EXERCISE INSTRUCTIONS: Within the data below, tally the lines that contain "meaning" and state only the total.

[Records from a data collection]
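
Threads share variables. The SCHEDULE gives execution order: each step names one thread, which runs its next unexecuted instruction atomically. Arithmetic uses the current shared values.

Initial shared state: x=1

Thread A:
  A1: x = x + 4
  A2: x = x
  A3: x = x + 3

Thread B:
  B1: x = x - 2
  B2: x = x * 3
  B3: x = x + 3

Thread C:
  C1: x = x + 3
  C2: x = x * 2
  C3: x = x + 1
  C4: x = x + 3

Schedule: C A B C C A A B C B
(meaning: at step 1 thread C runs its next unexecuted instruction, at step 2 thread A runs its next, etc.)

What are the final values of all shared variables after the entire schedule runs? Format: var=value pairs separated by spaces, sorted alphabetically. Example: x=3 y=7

Answer: x=54

Derivation:
Step 1: thread C executes C1 (x = x + 3). Shared: x=4. PCs: A@0 B@0 C@1
Step 2: thread A executes A1 (x = x + 4). Shared: x=8. PCs: A@1 B@0 C@1
Step 3: thread B executes B1 (x = x - 2). Shared: x=6. PCs: A@1 B@1 C@1
Step 4: thread C executes C2 (x = x * 2). Shared: x=12. PCs: A@1 B@1 C@2
Step 5: thread C executes C3 (x = x + 1). Shared: x=13. PCs: A@1 B@1 C@3
Step 6: thread A executes A2 (x = x). Shared: x=13. PCs: A@2 B@1 C@3
Step 7: thread A executes A3 (x = x + 3). Shared: x=16. PCs: A@3 B@1 C@3
Step 8: thread B executes B2 (x = x * 3). Shared: x=48. PCs: A@3 B@2 C@3
Step 9: thread C executes C4 (x = x + 3). Shared: x=51. PCs: A@3 B@2 C@4
Step 10: thread B executes B3 (x = x + 3). Shared: x=54. PCs: A@3 B@3 C@4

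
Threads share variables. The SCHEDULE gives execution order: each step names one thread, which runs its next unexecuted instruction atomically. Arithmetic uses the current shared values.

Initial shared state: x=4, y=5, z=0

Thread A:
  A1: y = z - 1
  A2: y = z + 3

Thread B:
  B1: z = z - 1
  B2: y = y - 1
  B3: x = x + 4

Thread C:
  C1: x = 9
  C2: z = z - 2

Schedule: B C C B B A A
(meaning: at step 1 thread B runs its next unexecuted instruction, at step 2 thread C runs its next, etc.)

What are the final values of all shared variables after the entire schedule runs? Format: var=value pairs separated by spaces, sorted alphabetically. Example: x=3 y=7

Answer: x=13 y=0 z=-3

Derivation:
Step 1: thread B executes B1 (z = z - 1). Shared: x=4 y=5 z=-1. PCs: A@0 B@1 C@0
Step 2: thread C executes C1 (x = 9). Shared: x=9 y=5 z=-1. PCs: A@0 B@1 C@1
Step 3: thread C executes C2 (z = z - 2). Shared: x=9 y=5 z=-3. PCs: A@0 B@1 C@2
Step 4: thread B executes B2 (y = y - 1). Shared: x=9 y=4 z=-3. PCs: A@0 B@2 C@2
Step 5: thread B executes B3 (x = x + 4). Shared: x=13 y=4 z=-3. PCs: A@0 B@3 C@2
Step 6: thread A executes A1 (y = z - 1). Shared: x=13 y=-4 z=-3. PCs: A@1 B@3 C@2
Step 7: thread A executes A2 (y = z + 3). Shared: x=13 y=0 z=-3. PCs: A@2 B@3 C@2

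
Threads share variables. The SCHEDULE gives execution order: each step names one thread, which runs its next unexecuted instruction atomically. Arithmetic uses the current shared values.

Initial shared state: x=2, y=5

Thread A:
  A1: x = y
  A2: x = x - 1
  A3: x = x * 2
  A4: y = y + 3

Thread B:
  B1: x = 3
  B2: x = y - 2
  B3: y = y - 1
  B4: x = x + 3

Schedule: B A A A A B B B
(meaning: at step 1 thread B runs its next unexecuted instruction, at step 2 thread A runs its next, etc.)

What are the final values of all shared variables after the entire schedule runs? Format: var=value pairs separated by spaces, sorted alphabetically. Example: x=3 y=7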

RESPONSE: 3